• **Task statement**
From the records below, extract only the lines running from the line with "What is the greatest total value achievable?" to the line with "Geo | 16 | 44 |", both lines included, reproducing them exactly.

• **Records from a collection**
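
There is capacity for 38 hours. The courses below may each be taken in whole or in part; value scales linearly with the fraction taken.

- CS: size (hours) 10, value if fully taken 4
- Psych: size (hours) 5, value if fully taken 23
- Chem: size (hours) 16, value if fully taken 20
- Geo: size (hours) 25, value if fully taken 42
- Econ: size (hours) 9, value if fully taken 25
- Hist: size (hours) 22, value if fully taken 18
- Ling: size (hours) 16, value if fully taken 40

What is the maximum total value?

Rank by value-to-size ratio: Psych 23/5≈4.6, Econ 25/9≈2.78, Ling 40/16≈2.5, Geo 42/25≈1.68, Chem 20/16≈1.25, Hist 18/22≈0.818, CS 4/10≈0.4.
Psych: take in full, 5 hours for value 23 ; 33 left.
Econ: take in full, 9 hours for value 25 ; 24 left.
All 16 hours of Ling fit (value 40) ; 8 remain.
Fill the last 8 hours with part of Geo: 8/25 of it earns 13.44.
Total value = 101.44.

101.44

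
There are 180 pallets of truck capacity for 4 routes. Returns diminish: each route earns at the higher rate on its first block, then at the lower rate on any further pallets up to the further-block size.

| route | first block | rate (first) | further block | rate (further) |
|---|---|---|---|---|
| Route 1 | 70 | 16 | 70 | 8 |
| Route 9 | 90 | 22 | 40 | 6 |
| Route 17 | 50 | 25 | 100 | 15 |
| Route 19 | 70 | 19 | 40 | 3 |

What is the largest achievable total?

Treat each block as its own option and order by rate: Route 17/tier1 25 > Route 9/tier1 22 > Route 19/tier1 19 > Route 1/tier1 16 > Route 17/tier2 15 > Route 1/tier2 8 > Route 9/tier2 6 > Route 19/tier2 3.
Fill Route 17 tier1 block (50 at 25) ; 130 left.
Route 9/tier1 (22): +90 ; 40 left.
Route 19/tier1: +40 of 70 at 19; pool empty.
Total = 25×50 + 22×90 + 19×40 = 3990.

3990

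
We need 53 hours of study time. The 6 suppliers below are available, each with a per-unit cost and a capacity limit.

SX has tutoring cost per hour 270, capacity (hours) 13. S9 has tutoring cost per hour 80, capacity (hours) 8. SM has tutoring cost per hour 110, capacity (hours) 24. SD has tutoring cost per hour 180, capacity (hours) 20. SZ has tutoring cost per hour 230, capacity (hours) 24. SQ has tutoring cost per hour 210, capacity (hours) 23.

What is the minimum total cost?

Use suppliers in increasing cost order.
S9 (80): use full 8 — 45 hours to go.
Take 24 from SM at 110 — need 21 more.
SD (180): use full 20 — 1 hours to go.
Take 1 from SQ at 210 to finish.
SZ, SX: unused.
Cost = 8×80 + 24×110 + 20×180 + 1×210 = 7090.

7090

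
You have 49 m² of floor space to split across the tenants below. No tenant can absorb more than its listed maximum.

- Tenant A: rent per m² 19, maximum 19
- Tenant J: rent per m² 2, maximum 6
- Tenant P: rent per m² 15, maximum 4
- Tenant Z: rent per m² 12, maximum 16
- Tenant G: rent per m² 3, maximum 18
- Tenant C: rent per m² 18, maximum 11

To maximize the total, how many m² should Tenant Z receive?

15

Highest rent per m² first: Tenant A 19 > Tenant C 18 > Tenant P 15 > Tenant Z 12 > Tenant G 3 > Tenant J 2.
Give Tenant A 19 to hit its cap of 19 — 30 left.
Tenant C: +11 to 11 (cap) — 19 left.
Give Tenant P 4 to hit its cap of 4 — 15 left.
Tenant Z: +15 (room for 16) → 15. Pool exhausted.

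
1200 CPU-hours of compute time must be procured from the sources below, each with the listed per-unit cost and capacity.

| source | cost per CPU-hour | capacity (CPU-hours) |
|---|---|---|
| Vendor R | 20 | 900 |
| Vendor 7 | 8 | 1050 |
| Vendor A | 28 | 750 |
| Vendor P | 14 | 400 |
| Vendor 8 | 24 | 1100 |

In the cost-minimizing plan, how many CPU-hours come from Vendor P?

150

Cheapest first:
Vendor 7 at 8: take all 1050 CPU-hours ; 150 still needed.
Take 150 from Vendor P at 14 to finish.
Vendor R, Vendor 8, Vendor A: unused.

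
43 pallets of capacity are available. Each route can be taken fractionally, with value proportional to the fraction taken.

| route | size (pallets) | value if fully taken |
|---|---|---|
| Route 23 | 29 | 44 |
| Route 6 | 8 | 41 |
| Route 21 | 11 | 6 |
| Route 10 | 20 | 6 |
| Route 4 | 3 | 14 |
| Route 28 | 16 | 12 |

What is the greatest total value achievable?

101.25

Sort by value density: Route 6 41/8≈5.12, Route 4 14/3≈4.67, Route 23 44/29≈1.52, Route 28 12/16≈0.75, Route 21 6/11≈0.545, Route 10 6/20≈0.3.
All 8 pallets of Route 6 fit (value 41) → 35 remain.
Take all of Route 4 (3 pallets, value 14) → 32 pallets left.
All 29 pallets of Route 23 fit (value 44) → 3 remain.
Only 3 pallets remain; take 3/16 of Route 28 for value 12×3/16 = 2.25.
Total value = 101.25.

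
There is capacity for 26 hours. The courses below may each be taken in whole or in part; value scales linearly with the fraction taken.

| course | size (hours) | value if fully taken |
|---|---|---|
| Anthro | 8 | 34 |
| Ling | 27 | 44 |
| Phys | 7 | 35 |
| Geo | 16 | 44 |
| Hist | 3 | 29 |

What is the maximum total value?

Sort by value density: Hist 29/3≈9.67, Phys 35/7≈5, Anthro 34/8≈4.25, Geo 44/16≈2.75, Ling 44/27≈1.63.
Hist: take in full, 3 hours for value 29 → 23 left.
Take all of Phys (7 hours, value 35) → 16 hours left.
Take all of Anthro (8 hours, value 34) → 8 hours left.
Fill the last 8 hours with part of Geo: 8/16 of it earns 22.
Total value = 120.

120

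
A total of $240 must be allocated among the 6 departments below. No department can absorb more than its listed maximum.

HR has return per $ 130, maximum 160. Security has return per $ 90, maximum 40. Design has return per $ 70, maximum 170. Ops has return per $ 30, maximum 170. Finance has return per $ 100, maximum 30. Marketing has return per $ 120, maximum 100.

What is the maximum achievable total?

Order the departments by return per $: HR 130 > Marketing 120 > Finance 100 > Security 90 > Design 70 > Ops 30.
HR: +160 to 160 (cap) — 80 left.
Marketing: +80 (room for 100) → 80. Pool exhausted.
Total = 130×160 + 120×80 = 30400.

30400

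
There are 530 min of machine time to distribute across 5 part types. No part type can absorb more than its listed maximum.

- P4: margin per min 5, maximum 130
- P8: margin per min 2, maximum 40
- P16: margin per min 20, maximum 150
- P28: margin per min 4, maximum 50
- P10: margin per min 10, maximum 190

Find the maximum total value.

5770

Highest margin per min first: P16 20 > P10 10 > P4 5 > P28 4 > P8 2.
P16 takes 150 to reach its cap of 150 → 380 left.
Give P10 190 to hit its cap of 190 → 190 left.
P4: +130 to 130 (cap) → 60 left.
P28 takes 50 to reach its cap of 50 → 10 left.
P8: +10 (room for 40) → 10. Pool exhausted.
Total = 5×130 + 2×10 + 20×150 + 4×50 + 10×190 = 5770.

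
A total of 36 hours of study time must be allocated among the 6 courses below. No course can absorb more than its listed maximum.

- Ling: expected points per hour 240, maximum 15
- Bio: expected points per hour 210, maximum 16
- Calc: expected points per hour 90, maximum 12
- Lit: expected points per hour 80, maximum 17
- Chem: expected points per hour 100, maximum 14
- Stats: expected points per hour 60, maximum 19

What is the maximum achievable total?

7460

Order the courses by expected points per hour: Ling 240 > Bio 210 > Chem 100 > Calc 90 > Lit 80 > Stats 60.
Ling: +15 to 15 (cap) → 21 left.
Give Bio 16 to hit its cap of 16 → 5 left.
Only 5 left; Chem takes them to reach 5.
Total = 240×15 + 210×16 + 100×5 = 7460.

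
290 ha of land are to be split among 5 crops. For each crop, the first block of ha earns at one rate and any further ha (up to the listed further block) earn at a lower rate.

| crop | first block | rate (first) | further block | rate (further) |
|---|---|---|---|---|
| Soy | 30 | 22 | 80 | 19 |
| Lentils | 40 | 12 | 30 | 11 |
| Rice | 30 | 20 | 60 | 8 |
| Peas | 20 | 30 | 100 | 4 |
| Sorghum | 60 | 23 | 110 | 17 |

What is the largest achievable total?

Order all 10 blocks by rate: Peas/T1 30 > Sorghum/T1 23 > Soy/T1 22 > Rice/T1 20 > Soy/T2 19 > Sorghum/T2 17 > Lentils/T1 12 > Lentils/T2 11 > Rice/T2 8 > Peas/T2 4.
Peas/T1 (30): +20 — 270 left.
Fill Sorghum T1 block (60 at 23) — 210 left.
Fill Soy T1 block (30 at 22) — 180 left.
Fill Rice T1 block (30 at 20) — 150 left.
Fill Soy T2 block (80 at 19) — 70 left.
Sorghum/T2: +70 of 110 at 17; pool empty.
Total = 30×20 + 23×60 + 22×30 + 20×30 + 19×80 + 17×70 = 5950.

5950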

• **Output for this exercise**
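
What is the greatest total value achievable?

101.25

Sort by value density: Route 6 41/8≈5.12, Route 4 14/3≈4.67, Route 23 44/29≈1.52, Route 28 12/16≈0.75, Route 21 6/11≈0.545, Route 10 6/20≈0.3.
All 8 pallets of Route 6 fit (value 41) → 35 remain.
Take all of Route 4 (3 pallets, value 14) → 32 pallets left.
All 29 pallets of Route 23 fit (value 44) → 3 remain.
Only 3 pallets remain; take 3/16 of Route 28 for value 12×3/16 = 2.25.
Total value = 101.25.

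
There is capacity for 26 hours. The courses below may each be taken in whole or in part; value scales linearly with the fraction taken.

| course | size (hours) | value if fully taken |
|---|---|---|
| Anthro | 8 | 34 |
| Ling | 27 | 44 |
| Phys | 7 | 35 |
| Geo | 16 | 44 |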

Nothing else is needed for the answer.